» **Work request**:
Would you transcribe all of the entries that follow, word for word?

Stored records
------------------------------------------------------------------------

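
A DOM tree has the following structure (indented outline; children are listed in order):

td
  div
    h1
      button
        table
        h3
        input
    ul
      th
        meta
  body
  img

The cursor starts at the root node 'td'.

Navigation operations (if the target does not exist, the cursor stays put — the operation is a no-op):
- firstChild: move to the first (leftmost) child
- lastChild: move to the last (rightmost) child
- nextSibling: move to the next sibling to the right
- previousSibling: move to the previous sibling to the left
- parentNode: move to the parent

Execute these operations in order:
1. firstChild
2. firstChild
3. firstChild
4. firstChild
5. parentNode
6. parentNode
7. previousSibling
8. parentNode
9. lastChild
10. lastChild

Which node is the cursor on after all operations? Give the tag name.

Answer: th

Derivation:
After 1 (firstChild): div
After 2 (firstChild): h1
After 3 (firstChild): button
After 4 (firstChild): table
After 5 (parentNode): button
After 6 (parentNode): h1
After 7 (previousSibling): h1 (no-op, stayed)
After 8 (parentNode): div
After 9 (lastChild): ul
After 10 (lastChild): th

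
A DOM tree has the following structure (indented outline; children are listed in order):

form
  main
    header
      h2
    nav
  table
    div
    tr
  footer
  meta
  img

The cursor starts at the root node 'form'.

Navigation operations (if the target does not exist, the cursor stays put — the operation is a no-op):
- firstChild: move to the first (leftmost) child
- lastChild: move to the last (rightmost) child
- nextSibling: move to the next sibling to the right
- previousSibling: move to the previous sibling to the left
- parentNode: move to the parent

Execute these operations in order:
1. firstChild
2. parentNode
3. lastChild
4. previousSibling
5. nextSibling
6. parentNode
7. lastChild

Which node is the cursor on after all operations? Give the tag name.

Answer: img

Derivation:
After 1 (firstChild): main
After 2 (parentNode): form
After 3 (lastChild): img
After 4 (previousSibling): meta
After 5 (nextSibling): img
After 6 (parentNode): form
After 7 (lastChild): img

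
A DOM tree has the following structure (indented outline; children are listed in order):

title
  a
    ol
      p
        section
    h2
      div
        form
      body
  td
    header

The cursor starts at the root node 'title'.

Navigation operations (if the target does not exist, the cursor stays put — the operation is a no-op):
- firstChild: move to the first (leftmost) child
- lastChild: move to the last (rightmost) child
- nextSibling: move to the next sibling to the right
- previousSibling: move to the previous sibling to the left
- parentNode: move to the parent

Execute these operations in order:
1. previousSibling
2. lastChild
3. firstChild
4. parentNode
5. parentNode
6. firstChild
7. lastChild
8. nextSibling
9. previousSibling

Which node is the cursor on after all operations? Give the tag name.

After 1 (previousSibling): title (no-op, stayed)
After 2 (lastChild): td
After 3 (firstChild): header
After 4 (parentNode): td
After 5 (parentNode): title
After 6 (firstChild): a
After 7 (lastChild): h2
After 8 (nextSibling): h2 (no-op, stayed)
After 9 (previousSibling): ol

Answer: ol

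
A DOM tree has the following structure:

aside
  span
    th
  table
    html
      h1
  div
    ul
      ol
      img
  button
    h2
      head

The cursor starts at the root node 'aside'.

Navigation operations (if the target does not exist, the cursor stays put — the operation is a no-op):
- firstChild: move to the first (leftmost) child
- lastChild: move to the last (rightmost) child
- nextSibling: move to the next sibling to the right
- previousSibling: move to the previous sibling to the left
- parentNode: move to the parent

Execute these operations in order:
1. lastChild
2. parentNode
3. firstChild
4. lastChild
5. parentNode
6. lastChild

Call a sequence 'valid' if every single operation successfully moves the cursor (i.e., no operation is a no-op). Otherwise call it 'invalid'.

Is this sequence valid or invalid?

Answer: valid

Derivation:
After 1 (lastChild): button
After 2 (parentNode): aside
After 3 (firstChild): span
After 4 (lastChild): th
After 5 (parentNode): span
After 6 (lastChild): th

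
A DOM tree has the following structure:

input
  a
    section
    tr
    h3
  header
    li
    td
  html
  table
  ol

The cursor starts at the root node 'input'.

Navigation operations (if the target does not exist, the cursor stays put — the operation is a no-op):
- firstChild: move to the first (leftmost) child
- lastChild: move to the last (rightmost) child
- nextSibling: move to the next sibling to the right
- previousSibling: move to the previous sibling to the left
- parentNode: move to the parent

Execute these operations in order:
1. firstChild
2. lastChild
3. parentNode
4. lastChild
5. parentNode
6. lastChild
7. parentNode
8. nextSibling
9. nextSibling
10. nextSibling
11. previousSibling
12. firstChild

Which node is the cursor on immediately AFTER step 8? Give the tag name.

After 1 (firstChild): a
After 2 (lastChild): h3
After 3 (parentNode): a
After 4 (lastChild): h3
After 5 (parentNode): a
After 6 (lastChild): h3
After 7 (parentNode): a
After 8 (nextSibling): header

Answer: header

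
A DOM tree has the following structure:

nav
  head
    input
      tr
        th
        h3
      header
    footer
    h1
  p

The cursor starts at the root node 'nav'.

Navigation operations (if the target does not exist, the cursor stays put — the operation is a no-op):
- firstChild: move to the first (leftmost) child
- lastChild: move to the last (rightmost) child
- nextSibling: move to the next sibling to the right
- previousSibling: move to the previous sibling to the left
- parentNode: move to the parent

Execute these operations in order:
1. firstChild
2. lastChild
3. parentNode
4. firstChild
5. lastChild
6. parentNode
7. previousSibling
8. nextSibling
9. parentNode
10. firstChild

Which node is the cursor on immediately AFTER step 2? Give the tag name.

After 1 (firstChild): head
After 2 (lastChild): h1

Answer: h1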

------------------------------------------------------------------------

» **Solution to this exercise**:
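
A DOM tree has the following structure (indented outline; children are listed in order):

td
  div
    h1
      button
        table
        h3
        input
    ul
      th
        meta
  body
  img

The cursor starts at the root node 'td'.

Navigation operations (if the target does not exist, the cursor stays put — the operation is a no-op):
- firstChild: move to the first (leftmost) child
- lastChild: move to the last (rightmost) child
- nextSibling: move to the next sibling to the right
- previousSibling: move to the previous sibling to the left
- parentNode: move to the parent

Execute these operations in order:
1. firstChild
2. firstChild
3. firstChild
4. firstChild
5. parentNode
6. parentNode
7. previousSibling
8. parentNode
9. lastChild
10. lastChild

Which node is the cursor on after all operations? Give the tag name.

Answer: th

Derivation:
After 1 (firstChild): div
After 2 (firstChild): h1
After 3 (firstChild): button
After 4 (firstChild): table
After 5 (parentNode): button
After 6 (parentNode): h1
After 7 (previousSibling): h1 (no-op, stayed)
After 8 (parentNode): div
After 9 (lastChild): ul
After 10 (lastChild): th

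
A DOM tree has the following structure (indented outline; children are listed in order):

form
  main
    header
      h2
    nav
  table
    div
    tr
  footer
  meta
  img

The cursor starts at the root node 'form'.

Navigation operations (if the target does not exist, the cursor stays put — the operation is a no-op):
- firstChild: move to the first (leftmost) child
- lastChild: move to the last (rightmost) child
- nextSibling: move to the next sibling to the right
- previousSibling: move to the previous sibling to the left
- parentNode: move to the parent

Execute these operations in order:
1. firstChild
2. parentNode
3. lastChild
4. previousSibling
5. nextSibling
6. parentNode
7. lastChild

Which node is the cursor on after all operations? Give the tag name.

Answer: img

Derivation:
After 1 (firstChild): main
After 2 (parentNode): form
After 3 (lastChild): img
After 4 (previousSibling): meta
After 5 (nextSibling): img
After 6 (parentNode): form
After 7 (lastChild): img

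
A DOM tree has the following structure (indented outline; children are listed in order):

title
  a
    ol
      p
        section
    h2
      div
        form
      body
  td
    header

The cursor starts at the root node 'title'.

Navigation operations (if the target does not exist, the cursor stays put — the operation is a no-op):
- firstChild: move to the first (leftmost) child
- lastChild: move to the last (rightmost) child
- nextSibling: move to the next sibling to the right
- previousSibling: move to the previous sibling to the left
- parentNode: move to the parent

Execute these operations in order:
1. previousSibling
2. lastChild
3. firstChild
4. parentNode
5. parentNode
6. firstChild
7. lastChild
8. nextSibling
9. previousSibling

Which node is the cursor on after all operations? Give the tag name.

After 1 (previousSibling): title (no-op, stayed)
After 2 (lastChild): td
After 3 (firstChild): header
After 4 (parentNode): td
After 5 (parentNode): title
After 6 (firstChild): a
After 7 (lastChild): h2
After 8 (nextSibling): h2 (no-op, stayed)
After 9 (previousSibling): ol

Answer: ol

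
A DOM tree has the following structure:

aside
  span
    th
  table
    html
      h1
  div
    ul
      ol
      img
  button
    h2
      head

The cursor starts at the root node 'aside'.

Navigation operations (if the target does not exist, the cursor stays put — the operation is a no-op):
- firstChild: move to the first (leftmost) child
- lastChild: move to the last (rightmost) child
- nextSibling: move to the next sibling to the right
- previousSibling: move to the previous sibling to the left
- parentNode: move to the parent

Execute these operations in order:
1. lastChild
2. parentNode
3. firstChild
4. lastChild
5. parentNode
6. lastChild

Call a sequence 'valid' if every single operation successfully moves the cursor (i.e., no operation is a no-op). Otherwise call it 'invalid'.

Is this sequence valid or invalid?

Answer: valid

Derivation:
After 1 (lastChild): button
After 2 (parentNode): aside
After 3 (firstChild): span
After 4 (lastChild): th
After 5 (parentNode): span
After 6 (lastChild): th

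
A DOM tree has the following structure:

input
  a
    section
    tr
    h3
  header
    li
    td
  html
  table
  ol

The cursor starts at the root node 'input'.

Navigation operations (if the target does not exist, the cursor stays put — the operation is a no-op):
- firstChild: move to the first (leftmost) child
- lastChild: move to the last (rightmost) child
- nextSibling: move to the next sibling to the right
- previousSibling: move to the previous sibling to the left
- parentNode: move to the parent

Execute these operations in order:
1. firstChild
2. lastChild
3. parentNode
4. lastChild
5. parentNode
6. lastChild
7. parentNode
8. nextSibling
9. nextSibling
10. nextSibling
11. previousSibling
12. firstChild

Which node is the cursor on immediately AFTER step 8? Give the tag name.

After 1 (firstChild): a
After 2 (lastChild): h3
After 3 (parentNode): a
After 4 (lastChild): h3
After 5 (parentNode): a
After 6 (lastChild): h3
After 7 (parentNode): a
After 8 (nextSibling): header

Answer: header

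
A DOM tree has the following structure:

nav
  head
    input
      tr
        th
        h3
      header
    footer
    h1
  p

The cursor starts at the root node 'nav'.

Navigation operations (if the target does not exist, the cursor stays put — the operation is a no-op):
- firstChild: move to the first (leftmost) child
- lastChild: move to the last (rightmost) child
- nextSibling: move to the next sibling to the right
- previousSibling: move to the previous sibling to the left
- parentNode: move to the parent

Execute these operations in order:
1. firstChild
2. lastChild
3. parentNode
4. firstChild
5. lastChild
6. parentNode
7. previousSibling
8. nextSibling
9. parentNode
10. firstChild

Which node is the cursor on immediately AFTER step 2? Give the tag name.

After 1 (firstChild): head
After 2 (lastChild): h1

Answer: h1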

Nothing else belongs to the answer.